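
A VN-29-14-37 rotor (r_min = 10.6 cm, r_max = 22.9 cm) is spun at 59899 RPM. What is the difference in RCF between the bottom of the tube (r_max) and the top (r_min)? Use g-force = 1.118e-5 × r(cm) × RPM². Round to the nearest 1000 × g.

ΔRCF ≈ 493000 x g

RCF_max = 1.118 × 10⁻⁵ × 22.9 × (59899)² = 1.118 × 10⁻⁵ × 22.9 × 3,587,890,201 ≈ 918,578.8 × g
RCF_min = 1.118 × 10⁻⁵ × 10.6 × (59899)² = 1.118 × 10⁻⁵ × 10.6 × 3,587,890,201 ≈ 425,193.7 × g
ΔRCF = 918,578.8 − 425,193.7 = 493,385.1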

------------------------------------------------

[THE TASK]: Exactly as written, restate every record in the listing.

[RESULT OF THE TASK]:
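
A VN-29-14-37 rotor (r_min = 10.6 cm, r_max = 22.9 cm) is spun at 59899 RPM. What is the difference in RCF between the bottom of the tube (r_max) and the top (r_min)? Use g-force = 1.118e-5 × r(cm) × RPM². Round to the nearest 1000 × g.

ΔRCF ≈ 493000 x g

RCF_max = 1.118 × 10⁻⁵ × 22.9 × (59899)² = 1.118 × 10⁻⁵ × 22.9 × 3,587,890,201 ≈ 918,578.8 × g
RCF_min = 1.118 × 10⁻⁵ × 10.6 × (59899)² = 1.118 × 10⁻⁵ × 10.6 × 3,587,890,201 ≈ 425,193.7 × g
ΔRCF = 918,578.8 − 425,193.7 = 493,385.1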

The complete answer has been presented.